====== Task input

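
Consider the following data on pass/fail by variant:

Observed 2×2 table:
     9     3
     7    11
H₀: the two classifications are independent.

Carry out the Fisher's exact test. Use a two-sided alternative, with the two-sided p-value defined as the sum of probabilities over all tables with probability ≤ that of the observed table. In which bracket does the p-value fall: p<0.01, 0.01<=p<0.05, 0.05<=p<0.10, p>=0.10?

Margins: r₁=12, r₂=18, c₁=16, c₂=14, n=30
p_obs = C(12,9)·C(18,7)/C(30,16); sum pmf over tables with pmf ≤ p_obs
p-value (two-sided) = 0.07172
→ bracket: 0.05<=p<0.10

p-value bracket: 0.05<=p<0.10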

============

• [Exercise details]: Quote the records from their first line to the line with "H₀: the two classifications are independent.", inclusive, without adding or dropping anything.

• [Answer area]:
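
Consider the following data on pass/fail by variant:

Observed 2×2 table:
     9     3
     7    11
H₀: the two classifications are independent.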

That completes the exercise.